▶ _EXERCISE PROMPT_: Reply with every entry, repeated exactly as given.

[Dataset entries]
************
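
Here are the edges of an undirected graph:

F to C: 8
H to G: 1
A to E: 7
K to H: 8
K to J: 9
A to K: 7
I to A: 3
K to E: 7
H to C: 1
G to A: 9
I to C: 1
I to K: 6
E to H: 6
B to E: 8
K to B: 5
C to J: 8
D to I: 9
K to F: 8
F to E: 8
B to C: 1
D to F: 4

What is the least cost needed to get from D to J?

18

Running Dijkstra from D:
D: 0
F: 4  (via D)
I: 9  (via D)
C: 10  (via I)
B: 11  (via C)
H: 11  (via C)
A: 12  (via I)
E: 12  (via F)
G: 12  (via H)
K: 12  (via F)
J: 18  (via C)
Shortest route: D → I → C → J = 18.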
************
▶ _TASK OUTPUT_:
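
Here are the edges of an undirected graph:

F to C: 8
H to G: 1
A to E: 7
K to H: 8
K to J: 9
A to K: 7
I to A: 3
K to E: 7
H to C: 1
G to A: 9
I to C: 1
I to K: 6
E to H: 6
B to E: 8
K to B: 5
C to J: 8
D to I: 9
K to F: 8
F to E: 8
B to C: 1
D to F: 4

What is the least cost needed to get from D to J?

18

Running Dijkstra from D:
D: 0
F: 4  (via D)
I: 9  (via D)
C: 10  (via I)
B: 11  (via C)
H: 11  (via C)
A: 12  (via I)
E: 12  (via F)
G: 12  (via H)
K: 12  (via F)
J: 18  (via C)
Shortest route: D → I → C → J = 18.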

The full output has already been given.